▶ _Exercise aim_: Search the data below for the string "right" and copy all lines where it shows up.

▶ _Records for this task_:
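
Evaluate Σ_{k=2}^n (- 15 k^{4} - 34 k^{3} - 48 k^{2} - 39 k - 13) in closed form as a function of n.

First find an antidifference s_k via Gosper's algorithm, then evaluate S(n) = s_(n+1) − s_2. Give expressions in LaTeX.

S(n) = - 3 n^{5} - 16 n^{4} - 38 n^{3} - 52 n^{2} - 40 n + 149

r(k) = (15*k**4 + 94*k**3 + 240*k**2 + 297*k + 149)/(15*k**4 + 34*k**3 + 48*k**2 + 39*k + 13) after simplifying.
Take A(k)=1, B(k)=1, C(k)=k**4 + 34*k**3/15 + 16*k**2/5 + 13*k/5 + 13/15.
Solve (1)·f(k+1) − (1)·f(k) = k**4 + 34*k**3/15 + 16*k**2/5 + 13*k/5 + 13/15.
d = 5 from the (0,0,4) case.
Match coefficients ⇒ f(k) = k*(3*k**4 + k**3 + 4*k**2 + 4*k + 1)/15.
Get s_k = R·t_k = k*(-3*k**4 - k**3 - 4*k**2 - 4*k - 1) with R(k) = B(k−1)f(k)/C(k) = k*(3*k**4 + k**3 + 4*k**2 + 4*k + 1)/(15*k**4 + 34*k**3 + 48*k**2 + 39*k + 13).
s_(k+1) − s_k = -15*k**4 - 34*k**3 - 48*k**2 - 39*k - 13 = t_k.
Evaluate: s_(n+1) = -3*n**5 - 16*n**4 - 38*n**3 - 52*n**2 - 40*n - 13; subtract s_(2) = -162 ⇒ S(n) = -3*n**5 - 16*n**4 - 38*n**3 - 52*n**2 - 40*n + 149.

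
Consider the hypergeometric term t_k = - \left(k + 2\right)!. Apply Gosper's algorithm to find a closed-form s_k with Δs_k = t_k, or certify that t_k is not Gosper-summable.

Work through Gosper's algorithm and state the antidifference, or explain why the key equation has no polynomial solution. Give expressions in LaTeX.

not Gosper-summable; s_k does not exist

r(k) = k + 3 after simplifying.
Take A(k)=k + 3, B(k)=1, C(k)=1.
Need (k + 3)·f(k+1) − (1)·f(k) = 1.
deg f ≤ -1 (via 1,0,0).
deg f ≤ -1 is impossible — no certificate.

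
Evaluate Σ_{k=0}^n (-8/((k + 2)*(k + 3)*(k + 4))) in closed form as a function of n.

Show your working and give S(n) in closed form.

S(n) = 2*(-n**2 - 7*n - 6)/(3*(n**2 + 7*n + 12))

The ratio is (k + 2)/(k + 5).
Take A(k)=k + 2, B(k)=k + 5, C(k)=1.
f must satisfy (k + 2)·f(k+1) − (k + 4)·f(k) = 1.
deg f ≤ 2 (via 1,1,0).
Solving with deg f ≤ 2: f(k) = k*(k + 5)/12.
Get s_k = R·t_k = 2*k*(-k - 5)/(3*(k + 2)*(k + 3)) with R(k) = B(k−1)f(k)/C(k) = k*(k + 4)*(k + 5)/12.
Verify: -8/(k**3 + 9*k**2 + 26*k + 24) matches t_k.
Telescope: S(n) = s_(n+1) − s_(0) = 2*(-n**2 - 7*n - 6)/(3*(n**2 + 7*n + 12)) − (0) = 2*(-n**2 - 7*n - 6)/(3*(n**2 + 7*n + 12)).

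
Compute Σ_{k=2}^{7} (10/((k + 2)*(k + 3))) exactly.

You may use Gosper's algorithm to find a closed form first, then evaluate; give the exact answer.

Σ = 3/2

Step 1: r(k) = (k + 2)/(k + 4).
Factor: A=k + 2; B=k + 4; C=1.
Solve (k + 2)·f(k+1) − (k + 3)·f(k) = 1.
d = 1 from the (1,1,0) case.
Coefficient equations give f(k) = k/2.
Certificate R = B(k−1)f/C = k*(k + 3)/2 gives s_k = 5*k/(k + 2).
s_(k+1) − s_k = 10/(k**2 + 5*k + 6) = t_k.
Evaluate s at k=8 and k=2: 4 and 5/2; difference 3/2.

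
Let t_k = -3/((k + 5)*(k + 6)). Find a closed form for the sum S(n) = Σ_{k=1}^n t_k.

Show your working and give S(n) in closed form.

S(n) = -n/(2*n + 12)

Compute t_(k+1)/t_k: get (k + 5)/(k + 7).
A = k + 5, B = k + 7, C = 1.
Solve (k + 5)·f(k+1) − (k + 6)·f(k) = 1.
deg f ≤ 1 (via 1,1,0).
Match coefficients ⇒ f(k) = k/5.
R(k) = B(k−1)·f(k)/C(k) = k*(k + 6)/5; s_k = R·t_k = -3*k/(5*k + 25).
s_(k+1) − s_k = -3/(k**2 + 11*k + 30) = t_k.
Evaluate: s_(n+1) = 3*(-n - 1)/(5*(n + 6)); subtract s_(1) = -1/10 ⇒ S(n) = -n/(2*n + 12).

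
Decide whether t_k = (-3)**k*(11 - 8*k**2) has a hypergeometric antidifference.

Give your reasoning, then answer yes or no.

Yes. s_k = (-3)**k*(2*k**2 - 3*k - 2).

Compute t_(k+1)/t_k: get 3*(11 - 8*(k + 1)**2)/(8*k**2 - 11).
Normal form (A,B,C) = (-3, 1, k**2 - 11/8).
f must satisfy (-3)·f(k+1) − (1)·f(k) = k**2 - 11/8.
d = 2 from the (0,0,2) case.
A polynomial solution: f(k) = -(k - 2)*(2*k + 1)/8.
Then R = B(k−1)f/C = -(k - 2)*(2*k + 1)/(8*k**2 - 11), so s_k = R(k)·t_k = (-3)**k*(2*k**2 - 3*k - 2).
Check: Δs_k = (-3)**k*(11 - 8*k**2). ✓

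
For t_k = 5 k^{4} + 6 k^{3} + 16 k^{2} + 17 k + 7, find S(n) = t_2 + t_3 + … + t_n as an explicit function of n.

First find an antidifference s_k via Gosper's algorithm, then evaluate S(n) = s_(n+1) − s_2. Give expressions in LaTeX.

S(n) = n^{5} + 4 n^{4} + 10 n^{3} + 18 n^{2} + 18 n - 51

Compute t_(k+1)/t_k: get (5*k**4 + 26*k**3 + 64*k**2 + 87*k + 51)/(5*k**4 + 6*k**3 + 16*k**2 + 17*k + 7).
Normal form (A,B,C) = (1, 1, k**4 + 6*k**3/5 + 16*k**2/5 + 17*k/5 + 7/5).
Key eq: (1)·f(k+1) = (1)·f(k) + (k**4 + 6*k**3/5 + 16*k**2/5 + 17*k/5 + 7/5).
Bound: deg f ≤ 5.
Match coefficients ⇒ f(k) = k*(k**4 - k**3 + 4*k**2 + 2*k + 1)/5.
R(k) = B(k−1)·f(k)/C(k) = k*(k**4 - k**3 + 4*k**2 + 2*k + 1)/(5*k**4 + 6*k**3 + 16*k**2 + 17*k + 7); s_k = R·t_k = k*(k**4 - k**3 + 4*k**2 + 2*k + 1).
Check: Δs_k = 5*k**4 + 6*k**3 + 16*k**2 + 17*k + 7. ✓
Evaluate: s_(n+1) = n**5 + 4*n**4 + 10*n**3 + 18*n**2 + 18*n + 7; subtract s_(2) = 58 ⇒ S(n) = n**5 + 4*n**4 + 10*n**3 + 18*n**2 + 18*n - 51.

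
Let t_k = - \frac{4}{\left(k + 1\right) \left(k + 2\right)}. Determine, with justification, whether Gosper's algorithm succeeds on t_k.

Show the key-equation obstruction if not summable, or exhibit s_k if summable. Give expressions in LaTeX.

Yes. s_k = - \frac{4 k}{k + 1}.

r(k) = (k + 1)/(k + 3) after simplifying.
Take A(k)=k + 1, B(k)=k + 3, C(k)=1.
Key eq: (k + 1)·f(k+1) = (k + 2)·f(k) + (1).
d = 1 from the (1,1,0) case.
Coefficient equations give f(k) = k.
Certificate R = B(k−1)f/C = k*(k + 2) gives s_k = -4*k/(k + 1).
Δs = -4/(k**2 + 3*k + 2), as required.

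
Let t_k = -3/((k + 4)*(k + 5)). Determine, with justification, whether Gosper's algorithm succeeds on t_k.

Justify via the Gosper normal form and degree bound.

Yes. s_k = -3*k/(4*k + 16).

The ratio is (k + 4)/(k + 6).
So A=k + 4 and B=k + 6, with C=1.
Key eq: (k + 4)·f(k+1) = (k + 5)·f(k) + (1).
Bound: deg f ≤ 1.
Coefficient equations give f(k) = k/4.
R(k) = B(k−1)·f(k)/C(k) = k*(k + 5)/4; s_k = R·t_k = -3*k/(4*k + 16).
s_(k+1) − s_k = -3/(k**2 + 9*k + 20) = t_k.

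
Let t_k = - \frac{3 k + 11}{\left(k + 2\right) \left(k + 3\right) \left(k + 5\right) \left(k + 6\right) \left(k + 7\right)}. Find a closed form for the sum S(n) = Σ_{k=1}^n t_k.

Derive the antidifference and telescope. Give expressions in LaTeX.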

▶ _Answer section_:
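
Consider the hypergeometric term t_k = - \left(k + 2\right)!. Apply Gosper's algorithm to find a closed-form s_k with Δs_k = t_k, or certify that t_k is not Gosper-summable.
Let t_k = - \frac{4}{\left(k + 1\right) \left(k + 2\right)}. Determine, with justification, whether Gosper's algorithm succeeds on t_k.
Let t_k = - \frac{3 k + 11}{\left(k + 2\right) \left(k + 3\right) \left(k + 5\right) \left(k + 6\right) \left(k + 7\right)}. Find a closed form for the sum S(n) = Σ_{k=1}^n t_k.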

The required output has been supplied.